PROBLEM DESCRIPTION>
What this exercise calls for is an exact copy of the data.

EXERCISE INPUTS>
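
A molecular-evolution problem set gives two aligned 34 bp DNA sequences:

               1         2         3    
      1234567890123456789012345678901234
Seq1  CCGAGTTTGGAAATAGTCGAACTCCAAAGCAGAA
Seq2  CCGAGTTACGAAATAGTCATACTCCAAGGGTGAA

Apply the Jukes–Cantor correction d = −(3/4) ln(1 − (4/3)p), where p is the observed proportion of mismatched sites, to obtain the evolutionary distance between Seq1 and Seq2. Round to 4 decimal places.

0.2407

Mismatches occur at site 8 (T↔A), site 9 (G↔C), site 19 (G↔A), site 20 (A↔T), site 28 (A↔G), site 30 (C↔G), site 31 (A↔T).
p = 7/34 = 0.205882.
d = −0.75 · ln(1 − (4/3)·0.205882) = −0.75 · ln(0.725491) = −0.75 · (-0.320907) = 0.2407.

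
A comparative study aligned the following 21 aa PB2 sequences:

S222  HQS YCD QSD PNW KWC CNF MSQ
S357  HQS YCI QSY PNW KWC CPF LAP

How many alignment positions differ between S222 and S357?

6

Mismatches occur at site 6 (D↔I), site 9 (D↔Y), site 17 (N↔P), site 19 (M↔L), site 20 (S↔A), site 21 (Q↔P).
That gives 6 mismatches out of 21 aligned sites, so the Hamming distance is 6.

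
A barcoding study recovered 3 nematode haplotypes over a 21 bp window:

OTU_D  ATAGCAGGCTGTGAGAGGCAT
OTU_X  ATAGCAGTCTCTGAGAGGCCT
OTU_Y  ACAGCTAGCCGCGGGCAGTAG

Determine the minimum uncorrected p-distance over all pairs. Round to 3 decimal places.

Pairwise Hamming distances:
  OTU_D vs OTU_X: 3
  OTU_D vs OTU_Y: 10
  OTU_X vs OTU_Y: 13
The smallest is 3 mismatches, between OTU_D and OTU_X; p = 3/21 = 0.143.

0.143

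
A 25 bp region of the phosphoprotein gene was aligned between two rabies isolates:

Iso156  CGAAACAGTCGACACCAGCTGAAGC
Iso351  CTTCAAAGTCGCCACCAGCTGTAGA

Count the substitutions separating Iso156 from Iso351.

7

Mismatches occur at site 2 (G→T), site 3 (A→T), site 4 (A→C), site 6 (C→A), site 12 (A→C), site 22 (A→T), site 25 (C→A).
That gives 7 mismatches out of 25 aligned sites, so the Hamming distance is 7.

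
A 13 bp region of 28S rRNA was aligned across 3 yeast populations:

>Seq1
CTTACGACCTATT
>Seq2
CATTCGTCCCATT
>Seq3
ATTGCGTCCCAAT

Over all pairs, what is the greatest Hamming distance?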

RESULT>
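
A molecular-evolution problem set gives two aligned 34 bp DNA sequences:

               1         2         3    
      1234567890123456789012345678901234
Seq1  CCGAGTTTGGAAATAGTCGAACTCCAAAGCAGAA
Seq2  CCGAGTTACGAAATAGTCATACTCCAAGGGTGAA

Apply the Jukes–Cantor correction d = −(3/4) ln(1 − (4/3)p), where p is the observed proportion of mismatched sites, to obtain the evolutionary distance between Seq1 and Seq2. Round to 4 decimal places.

0.2407

Mismatches occur at site 8 (T↔A), site 9 (G↔C), site 19 (G↔A), site 20 (A↔T), site 28 (A↔G), site 30 (C↔G), site 31 (A↔T).
p = 7/34 = 0.205882.
d = −0.75 · ln(1 − (4/3)·0.205882) = −0.75 · ln(0.725491) = −0.75 · (-0.320907) = 0.2407.

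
A comparative study aligned the following 21 aa PB2 sequences:

S222  HQS YCD QSD PNW KWC CNF MSQ
S357  HQS YCI QSY PNW KWC CPF LAP

How many alignment positions differ between S222 and S357?

6

Mismatches occur at site 6 (D↔I), site 9 (D↔Y), site 17 (N↔P), site 19 (M↔L), site 20 (S↔A), site 21 (Q↔P).
That gives 6 mismatches out of 21 aligned sites, so the Hamming distance is 6.

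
A barcoding study recovered 3 nematode haplotypes over a 21 bp window:

OTU_D  ATAGCAGGCTGTGAGAGGCAT
OTU_X  ATAGCAGTCTCTGAGAGGCCT
OTU_Y  ACAGCTAGCCGCGGGCAGTAG

Determine the minimum uncorrected p-distance over all pairs. Round to 3 decimal places.

Pairwise Hamming distances:
  OTU_D vs OTU_X: 3
  OTU_D vs OTU_Y: 10
  OTU_X vs OTU_Y: 13
The smallest is 3 mismatches, between OTU_D and OTU_X; p = 3/21 = 0.143.

0.143

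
A 25 bp region of the phosphoprotein gene was aligned between two rabies isolates:

Iso156  CGAAACAGTCGACACCAGCTGAAGC
Iso351  CTTCAAAGTCGCCACCAGCTGTAGA

Count the substitutions separating Iso156 from Iso351.

7

Mismatches occur at site 2 (G→T), site 3 (A→T), site 4 (A→C), site 6 (C→A), site 12 (A→C), site 22 (A→T), site 25 (C→A).
That gives 7 mismatches out of 25 aligned sites, so the Hamming distance is 7.

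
A 13 bp region of 28S rRNA was aligned across 3 yeast populations:

>Seq1
CTTACGACCTATT
>Seq2
CATTCGTCCCATT
>Seq3
ATTGCGTCCCAAT

Over all pairs, what is the greatest Hamming distance?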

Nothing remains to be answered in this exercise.